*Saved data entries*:
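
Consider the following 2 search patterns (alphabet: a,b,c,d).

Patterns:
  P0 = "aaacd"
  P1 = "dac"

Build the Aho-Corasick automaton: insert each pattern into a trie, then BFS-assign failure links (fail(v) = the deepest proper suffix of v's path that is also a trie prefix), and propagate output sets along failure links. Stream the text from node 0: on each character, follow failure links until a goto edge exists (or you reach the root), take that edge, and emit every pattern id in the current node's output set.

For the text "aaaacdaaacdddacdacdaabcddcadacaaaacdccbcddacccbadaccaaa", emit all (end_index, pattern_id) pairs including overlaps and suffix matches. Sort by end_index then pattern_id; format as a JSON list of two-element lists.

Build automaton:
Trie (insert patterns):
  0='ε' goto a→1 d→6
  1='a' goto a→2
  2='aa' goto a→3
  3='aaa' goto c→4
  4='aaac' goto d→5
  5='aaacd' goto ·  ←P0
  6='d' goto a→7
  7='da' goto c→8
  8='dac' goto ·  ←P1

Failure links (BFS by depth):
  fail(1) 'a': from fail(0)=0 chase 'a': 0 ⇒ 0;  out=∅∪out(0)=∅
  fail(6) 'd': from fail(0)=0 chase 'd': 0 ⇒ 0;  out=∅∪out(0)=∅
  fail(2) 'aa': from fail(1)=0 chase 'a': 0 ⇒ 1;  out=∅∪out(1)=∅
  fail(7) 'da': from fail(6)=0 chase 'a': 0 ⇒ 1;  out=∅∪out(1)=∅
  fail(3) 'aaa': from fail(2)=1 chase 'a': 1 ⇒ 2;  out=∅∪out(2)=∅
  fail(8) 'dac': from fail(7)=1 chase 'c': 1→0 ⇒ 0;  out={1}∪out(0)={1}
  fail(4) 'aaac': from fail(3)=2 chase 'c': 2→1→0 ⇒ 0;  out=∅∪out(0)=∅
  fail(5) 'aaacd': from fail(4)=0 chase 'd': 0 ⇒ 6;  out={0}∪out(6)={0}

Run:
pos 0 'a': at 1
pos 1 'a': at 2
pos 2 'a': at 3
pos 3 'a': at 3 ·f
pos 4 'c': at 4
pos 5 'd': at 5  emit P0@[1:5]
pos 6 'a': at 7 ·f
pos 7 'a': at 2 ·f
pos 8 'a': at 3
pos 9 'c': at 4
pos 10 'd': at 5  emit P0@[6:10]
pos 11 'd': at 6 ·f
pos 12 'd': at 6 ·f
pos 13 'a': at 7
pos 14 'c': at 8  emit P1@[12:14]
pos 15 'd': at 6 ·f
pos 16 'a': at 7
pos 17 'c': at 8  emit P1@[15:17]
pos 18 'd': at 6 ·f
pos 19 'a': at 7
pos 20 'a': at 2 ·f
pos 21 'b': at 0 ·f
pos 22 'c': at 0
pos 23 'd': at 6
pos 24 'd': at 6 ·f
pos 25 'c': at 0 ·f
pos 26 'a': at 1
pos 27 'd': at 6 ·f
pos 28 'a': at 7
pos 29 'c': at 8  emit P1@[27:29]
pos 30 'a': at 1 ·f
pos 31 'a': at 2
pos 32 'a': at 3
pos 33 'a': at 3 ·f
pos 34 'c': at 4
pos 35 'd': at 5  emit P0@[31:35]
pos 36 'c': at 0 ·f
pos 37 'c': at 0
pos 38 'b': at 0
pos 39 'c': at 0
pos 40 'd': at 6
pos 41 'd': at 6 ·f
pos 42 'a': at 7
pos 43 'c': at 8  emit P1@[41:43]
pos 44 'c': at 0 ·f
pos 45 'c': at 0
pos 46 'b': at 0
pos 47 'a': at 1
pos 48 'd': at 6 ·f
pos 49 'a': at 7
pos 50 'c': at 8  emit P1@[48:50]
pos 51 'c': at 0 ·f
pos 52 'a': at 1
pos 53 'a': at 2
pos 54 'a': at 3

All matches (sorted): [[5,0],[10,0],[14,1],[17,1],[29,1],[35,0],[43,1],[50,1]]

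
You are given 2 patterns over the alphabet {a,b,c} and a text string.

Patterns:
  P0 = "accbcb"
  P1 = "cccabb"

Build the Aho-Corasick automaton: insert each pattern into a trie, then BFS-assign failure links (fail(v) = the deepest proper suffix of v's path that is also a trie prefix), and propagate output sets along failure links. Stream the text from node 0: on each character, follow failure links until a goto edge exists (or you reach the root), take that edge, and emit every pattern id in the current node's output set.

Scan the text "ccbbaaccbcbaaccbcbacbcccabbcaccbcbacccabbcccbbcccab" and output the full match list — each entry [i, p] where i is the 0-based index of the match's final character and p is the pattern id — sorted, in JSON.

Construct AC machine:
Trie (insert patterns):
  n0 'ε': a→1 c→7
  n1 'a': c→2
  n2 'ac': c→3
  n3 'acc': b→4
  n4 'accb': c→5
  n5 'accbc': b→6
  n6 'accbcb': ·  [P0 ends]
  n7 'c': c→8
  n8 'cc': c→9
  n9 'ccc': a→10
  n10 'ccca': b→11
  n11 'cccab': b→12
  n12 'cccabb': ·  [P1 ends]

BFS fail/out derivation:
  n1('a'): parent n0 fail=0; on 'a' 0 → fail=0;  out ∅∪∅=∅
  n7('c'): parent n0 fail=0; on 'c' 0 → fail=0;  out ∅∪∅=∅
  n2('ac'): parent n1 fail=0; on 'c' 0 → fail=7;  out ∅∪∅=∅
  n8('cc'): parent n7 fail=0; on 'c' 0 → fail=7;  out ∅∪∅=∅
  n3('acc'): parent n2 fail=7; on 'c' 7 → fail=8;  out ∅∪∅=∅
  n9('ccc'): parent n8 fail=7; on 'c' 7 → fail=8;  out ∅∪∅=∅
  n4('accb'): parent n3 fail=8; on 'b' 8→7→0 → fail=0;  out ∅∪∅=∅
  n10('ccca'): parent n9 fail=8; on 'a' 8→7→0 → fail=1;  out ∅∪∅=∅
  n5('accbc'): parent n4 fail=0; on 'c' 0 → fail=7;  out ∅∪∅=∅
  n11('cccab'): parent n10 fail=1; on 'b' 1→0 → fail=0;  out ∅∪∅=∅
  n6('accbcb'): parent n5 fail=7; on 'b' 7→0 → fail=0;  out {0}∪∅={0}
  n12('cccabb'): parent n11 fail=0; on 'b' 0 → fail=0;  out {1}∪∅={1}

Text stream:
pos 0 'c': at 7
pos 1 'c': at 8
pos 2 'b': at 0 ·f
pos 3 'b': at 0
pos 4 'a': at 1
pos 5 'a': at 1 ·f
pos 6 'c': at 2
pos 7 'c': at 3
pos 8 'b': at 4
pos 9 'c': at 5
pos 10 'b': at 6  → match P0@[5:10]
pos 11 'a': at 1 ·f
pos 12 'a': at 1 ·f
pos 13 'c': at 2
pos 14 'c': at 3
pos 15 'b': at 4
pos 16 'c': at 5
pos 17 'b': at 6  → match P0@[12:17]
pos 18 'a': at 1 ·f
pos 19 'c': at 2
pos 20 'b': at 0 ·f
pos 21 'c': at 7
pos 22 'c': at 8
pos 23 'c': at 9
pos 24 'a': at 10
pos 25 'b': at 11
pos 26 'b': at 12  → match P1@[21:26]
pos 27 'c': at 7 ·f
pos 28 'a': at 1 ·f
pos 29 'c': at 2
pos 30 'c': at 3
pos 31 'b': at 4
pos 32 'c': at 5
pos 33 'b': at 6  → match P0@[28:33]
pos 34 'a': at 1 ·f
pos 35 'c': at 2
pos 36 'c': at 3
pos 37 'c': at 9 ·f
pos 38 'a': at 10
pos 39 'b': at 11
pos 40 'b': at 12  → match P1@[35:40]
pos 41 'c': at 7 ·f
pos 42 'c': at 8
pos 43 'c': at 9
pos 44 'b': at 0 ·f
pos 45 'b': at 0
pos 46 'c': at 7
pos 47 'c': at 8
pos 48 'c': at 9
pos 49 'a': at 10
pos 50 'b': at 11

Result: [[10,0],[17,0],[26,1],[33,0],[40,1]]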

* * *

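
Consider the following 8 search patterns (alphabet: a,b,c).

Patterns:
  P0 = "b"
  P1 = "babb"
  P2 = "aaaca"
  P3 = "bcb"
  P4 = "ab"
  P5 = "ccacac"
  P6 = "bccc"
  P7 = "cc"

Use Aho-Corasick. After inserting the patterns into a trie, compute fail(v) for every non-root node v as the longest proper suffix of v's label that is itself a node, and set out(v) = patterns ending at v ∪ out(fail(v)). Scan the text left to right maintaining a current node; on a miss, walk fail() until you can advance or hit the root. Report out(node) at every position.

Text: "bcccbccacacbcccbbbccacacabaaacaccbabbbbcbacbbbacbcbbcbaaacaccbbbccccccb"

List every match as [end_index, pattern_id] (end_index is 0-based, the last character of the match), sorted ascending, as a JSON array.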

*Exercise*: Nothing but a number is expected here: the number of lines in the entries that include the word "search".

*Response to the exercise*: 2